Data extract Block Start

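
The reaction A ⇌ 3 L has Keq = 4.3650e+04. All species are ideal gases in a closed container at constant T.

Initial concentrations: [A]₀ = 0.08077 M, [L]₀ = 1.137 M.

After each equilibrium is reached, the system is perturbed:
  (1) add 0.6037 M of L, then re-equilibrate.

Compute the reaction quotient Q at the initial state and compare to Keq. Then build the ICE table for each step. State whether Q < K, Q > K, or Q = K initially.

Q₀ = 18.2; Q < K (proceeds forward)

Q₀ = 18.2 vs Keq = 4.3650e+04 ⇒ Q<K, forward
Step 1:
                   A          L
  Initial    0.08077      1.137
  Change    -0.08071     0.2421
  Equil   6.0094e-05      1.379
  solve Keq expr → x = 0.08071; check Q = 4.3650e+04
Then add 0.6037 M of L.
Step 2:
                   A          L
  Initial 6.0094e-05      1.983
  Change  1.1841e-04 -3.5522e-04
  Equil   1.7850e-04      1.982
  solve Keq expr → x = -1.1841e-04; check Q = 4.3650e+04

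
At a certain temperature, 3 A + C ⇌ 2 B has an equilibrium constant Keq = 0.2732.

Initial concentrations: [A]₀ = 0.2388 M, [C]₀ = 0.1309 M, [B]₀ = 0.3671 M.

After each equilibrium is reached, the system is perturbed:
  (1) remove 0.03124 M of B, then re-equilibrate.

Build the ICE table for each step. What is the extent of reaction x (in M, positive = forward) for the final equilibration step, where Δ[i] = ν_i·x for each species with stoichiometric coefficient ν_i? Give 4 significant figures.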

Data extract Block End

Exercise objective :: Copy all the entries verbatim.

Solution for this problem ::
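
The reaction A ⇌ 3 L has Keq = 4.3650e+04. All species are ideal gases in a closed container at constant T.

Initial concentrations: [A]₀ = 0.08077 M, [L]₀ = 1.137 M.

After each equilibrium is reached, the system is perturbed:
  (1) add 0.6037 M of L, then re-equilibrate.

Compute the reaction quotient Q at the initial state and compare to Keq. Then build the ICE table for each step. State whether Q < K, Q > K, or Q = K initially.

Q₀ = 18.2; Q < K (proceeds forward)

Q₀ = 18.2 vs Keq = 4.3650e+04 ⇒ Q<K, forward
Step 1:
                   A          L
  Initial    0.08077      1.137
  Change    -0.08071     0.2421
  Equil   6.0094e-05      1.379
  solve Keq expr → x = 0.08071; check Q = 4.3650e+04
Then add 0.6037 M of L.
Step 2:
                   A          L
  Initial 6.0094e-05      1.983
  Change  1.1841e-04 -3.5522e-04
  Equil   1.7850e-04      1.982
  solve Keq expr → x = -1.1841e-04; check Q = 4.3650e+04

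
At a certain temperature, 3 A + C ⇌ 2 B has an equilibrium constant Keq = 0.2732.

Initial concentrations: [A]₀ = 0.2388 M, [C]₀ = 0.1309 M, [B]₀ = 0.3671 M.

After each equilibrium is reached, the system is perturbed:
  (1) remove 0.03124 M of B, then re-equilibrate.

Build the ICE table for each step. What is the extent of reaction x (in M, positive = forward) for the final equilibration step, where Δ[i] = ν_i·x for each species with stoichiometric coefficient ν_i? Give 4 significant figures.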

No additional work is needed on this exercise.